# AIM OF THE TASK:
Check each line of the data for "gigahertz", and copy the ones that have it.

*** DATA EXCERPTS

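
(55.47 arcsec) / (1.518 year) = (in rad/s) 5.618e-12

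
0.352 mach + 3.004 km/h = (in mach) 0.3545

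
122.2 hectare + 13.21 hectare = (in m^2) 1.354e+06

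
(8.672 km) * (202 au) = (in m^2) 2.621e+17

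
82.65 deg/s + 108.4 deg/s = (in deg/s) 191.1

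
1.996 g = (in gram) 1.996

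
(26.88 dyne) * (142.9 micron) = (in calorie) 9.181e-09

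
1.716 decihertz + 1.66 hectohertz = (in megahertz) 0.0001662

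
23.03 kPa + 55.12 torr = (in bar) 0.3038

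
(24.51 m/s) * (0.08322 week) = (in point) 3.497e+09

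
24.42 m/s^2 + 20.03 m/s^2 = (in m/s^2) 44.45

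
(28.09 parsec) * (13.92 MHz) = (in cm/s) 1.207e+27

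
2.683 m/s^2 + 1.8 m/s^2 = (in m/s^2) 4.483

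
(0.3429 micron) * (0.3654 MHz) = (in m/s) 0.1253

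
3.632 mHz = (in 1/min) 0.2179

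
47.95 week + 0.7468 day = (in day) 336.4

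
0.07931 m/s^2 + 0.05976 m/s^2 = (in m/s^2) 0.1391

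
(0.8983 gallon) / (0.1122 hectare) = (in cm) 0.0003031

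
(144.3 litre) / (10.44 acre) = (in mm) 0.003415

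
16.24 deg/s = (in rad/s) 0.2834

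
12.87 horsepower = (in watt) 9597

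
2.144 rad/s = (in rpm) 20.47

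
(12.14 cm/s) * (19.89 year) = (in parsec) 2.468e-09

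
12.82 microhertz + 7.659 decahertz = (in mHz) 7.659e+04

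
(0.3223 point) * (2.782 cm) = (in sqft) 3.405e-05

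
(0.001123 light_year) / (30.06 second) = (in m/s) 3.534e+11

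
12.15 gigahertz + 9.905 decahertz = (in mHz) 1.215e+13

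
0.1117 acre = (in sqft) 4866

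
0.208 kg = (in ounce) 7.337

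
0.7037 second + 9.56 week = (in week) 9.56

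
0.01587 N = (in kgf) 0.001618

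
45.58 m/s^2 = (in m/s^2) 45.58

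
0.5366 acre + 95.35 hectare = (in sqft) 1.029e+07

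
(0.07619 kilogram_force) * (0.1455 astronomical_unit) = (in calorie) 3.887e+09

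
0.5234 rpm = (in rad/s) 0.05481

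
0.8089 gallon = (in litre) 3.062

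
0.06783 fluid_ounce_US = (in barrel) 1.262e-05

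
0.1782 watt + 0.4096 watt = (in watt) 0.5878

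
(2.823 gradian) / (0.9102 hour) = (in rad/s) 1.353e-05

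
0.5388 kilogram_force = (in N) 5.284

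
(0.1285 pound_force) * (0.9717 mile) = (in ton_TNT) 2.136e-07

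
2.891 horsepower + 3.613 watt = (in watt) 2159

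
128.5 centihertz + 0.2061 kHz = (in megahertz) 0.0002074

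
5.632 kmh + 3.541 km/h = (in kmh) 9.173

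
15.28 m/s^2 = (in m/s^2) 15.28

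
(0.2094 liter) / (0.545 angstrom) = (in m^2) 3.842e+06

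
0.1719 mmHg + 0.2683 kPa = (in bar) 0.002912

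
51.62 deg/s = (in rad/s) 0.9009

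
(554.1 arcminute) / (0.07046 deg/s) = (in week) 0.0002167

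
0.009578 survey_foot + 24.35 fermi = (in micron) 2919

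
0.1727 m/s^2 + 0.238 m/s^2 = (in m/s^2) 0.4107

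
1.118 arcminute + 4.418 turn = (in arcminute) 9.543e+04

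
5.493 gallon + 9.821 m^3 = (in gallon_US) 2600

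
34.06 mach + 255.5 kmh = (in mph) 2.61e+04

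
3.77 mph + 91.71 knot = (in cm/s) 4887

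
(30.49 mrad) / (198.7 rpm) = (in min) 2.442e-05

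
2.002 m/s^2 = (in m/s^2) 2.002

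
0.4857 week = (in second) 2.938e+05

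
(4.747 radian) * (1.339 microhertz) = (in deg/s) 0.0003642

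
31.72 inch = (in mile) 0.0005006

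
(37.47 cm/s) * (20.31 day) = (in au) 4.395e-06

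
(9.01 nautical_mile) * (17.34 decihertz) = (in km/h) 1.042e+05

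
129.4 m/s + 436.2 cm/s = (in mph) 299.2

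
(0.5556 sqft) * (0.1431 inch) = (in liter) 0.1876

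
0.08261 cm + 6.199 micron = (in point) 2.359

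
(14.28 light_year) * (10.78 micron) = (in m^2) 1.456e+12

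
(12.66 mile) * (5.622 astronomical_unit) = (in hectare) 1.714e+12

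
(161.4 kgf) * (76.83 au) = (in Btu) 1.724e+13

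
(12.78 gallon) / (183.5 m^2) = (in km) 2.636e-07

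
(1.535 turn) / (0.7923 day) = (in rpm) 0.001345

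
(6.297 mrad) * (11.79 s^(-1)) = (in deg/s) 4.254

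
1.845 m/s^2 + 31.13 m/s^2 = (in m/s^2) 32.98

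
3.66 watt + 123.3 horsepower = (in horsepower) 123.3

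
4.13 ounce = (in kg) 0.1171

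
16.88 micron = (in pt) 0.04785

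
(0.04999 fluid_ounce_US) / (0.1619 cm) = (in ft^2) 0.009829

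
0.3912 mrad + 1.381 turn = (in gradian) 552.4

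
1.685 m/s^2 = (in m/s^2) 1.685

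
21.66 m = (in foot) 71.06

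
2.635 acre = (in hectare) 1.066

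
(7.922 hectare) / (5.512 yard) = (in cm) 1.572e+06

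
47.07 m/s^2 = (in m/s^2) 47.07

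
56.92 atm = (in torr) 4.326e+04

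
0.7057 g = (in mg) 705.7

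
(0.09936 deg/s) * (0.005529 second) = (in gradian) 0.0006104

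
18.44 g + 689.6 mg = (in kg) 0.01913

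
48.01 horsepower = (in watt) 3.58e+04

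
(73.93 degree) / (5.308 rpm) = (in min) 0.03869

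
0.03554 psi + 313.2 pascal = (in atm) 0.005509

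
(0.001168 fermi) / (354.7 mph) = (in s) 7.366e-21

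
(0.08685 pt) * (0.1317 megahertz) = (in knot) 7.844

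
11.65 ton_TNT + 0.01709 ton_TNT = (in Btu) 4.627e+07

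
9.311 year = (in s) 2.936e+08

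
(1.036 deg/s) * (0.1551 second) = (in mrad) 2.804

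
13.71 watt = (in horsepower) 0.01839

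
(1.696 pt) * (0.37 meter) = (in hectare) 2.214e-08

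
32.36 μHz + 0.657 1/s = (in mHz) 657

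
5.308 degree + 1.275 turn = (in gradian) 515.9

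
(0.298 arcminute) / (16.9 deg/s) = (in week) 4.859e-10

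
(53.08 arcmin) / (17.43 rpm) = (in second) 0.008459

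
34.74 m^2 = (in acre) 0.008584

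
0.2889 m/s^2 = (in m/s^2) 0.2889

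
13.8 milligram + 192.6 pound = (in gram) 8.736e+04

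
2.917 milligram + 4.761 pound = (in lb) 4.761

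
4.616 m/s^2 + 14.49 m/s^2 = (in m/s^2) 19.11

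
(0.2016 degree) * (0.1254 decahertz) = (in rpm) 0.04213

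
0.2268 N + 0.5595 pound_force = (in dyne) 2.716e+05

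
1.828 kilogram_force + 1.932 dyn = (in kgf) 1.828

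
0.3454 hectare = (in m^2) 3454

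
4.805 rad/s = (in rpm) 45.88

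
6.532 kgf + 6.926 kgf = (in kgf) 13.46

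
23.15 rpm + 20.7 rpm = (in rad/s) 4.592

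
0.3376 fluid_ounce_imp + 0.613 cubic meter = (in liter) 613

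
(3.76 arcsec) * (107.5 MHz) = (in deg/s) 1.123e+05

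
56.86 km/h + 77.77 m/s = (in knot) 181.9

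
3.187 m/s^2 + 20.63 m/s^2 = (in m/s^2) 23.82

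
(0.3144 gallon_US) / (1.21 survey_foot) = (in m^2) 0.003227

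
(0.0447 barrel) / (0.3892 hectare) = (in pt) 0.005176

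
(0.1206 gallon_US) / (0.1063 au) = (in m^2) 2.871e-14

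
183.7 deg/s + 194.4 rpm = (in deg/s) 1350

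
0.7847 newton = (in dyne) 7.847e+04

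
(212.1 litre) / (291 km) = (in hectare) 7.289e-11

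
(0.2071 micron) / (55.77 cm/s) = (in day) 4.298e-12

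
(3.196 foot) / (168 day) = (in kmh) 2.416e-07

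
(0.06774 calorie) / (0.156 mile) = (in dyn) 112.9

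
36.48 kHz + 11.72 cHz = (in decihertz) 3.648e+05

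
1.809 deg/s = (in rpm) 0.3015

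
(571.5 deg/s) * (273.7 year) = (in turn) 1.37e+10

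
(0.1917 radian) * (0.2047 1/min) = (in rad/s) 0.000654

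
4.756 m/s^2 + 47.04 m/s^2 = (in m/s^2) 51.8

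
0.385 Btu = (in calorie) 97.08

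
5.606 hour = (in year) 0.00064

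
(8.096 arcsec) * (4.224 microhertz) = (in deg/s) 9.499e-09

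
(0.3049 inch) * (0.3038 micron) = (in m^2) 2.353e-09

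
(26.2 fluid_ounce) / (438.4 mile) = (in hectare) 1.098e-13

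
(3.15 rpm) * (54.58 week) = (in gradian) 6.932e+08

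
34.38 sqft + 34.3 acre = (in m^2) 1.388e+05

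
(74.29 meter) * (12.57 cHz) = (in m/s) 9.338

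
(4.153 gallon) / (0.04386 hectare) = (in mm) 0.03584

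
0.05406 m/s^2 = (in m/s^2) 0.05406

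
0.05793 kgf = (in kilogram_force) 0.05793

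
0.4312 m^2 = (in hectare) 4.312e-05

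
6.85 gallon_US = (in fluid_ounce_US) 876.8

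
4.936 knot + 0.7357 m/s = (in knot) 6.366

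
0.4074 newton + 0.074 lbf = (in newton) 0.7366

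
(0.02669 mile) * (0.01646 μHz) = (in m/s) 7.07e-07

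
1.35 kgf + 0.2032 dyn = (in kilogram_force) 1.35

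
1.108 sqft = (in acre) 2.544e-05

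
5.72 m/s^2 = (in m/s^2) 5.72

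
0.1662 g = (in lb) 0.0003664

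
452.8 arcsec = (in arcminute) 7.547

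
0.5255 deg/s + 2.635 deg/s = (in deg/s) 3.16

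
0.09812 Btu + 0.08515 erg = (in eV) 6.461e+20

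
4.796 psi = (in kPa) 33.07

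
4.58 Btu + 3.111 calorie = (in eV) 3.024e+22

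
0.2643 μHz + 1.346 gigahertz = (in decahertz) 1.346e+08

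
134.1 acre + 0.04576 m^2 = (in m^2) 5.427e+05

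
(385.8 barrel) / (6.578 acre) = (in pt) 6.531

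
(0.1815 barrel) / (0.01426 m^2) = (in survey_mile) 0.001257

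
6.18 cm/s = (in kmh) 0.2225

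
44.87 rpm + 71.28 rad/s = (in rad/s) 75.98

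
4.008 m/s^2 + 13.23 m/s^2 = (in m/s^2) 17.24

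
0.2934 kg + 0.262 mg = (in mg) 2.934e+05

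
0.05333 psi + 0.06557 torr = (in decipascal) 3764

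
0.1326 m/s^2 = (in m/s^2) 0.1326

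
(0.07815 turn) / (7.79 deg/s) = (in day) 4.18e-05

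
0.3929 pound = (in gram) 178.2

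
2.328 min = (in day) 0.001617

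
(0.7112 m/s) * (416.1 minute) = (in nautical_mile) 9.587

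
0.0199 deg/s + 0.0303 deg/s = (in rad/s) 0.0008762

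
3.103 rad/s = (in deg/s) 177.8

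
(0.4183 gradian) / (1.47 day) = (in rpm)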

******

# EXPECTED ANSWER:
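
12.15 gigahertz + 9.905 decahertz = (in mHz) 1.215e+13
0.2643 μHz + 1.346 gigahertz = (in decahertz) 1.346e+08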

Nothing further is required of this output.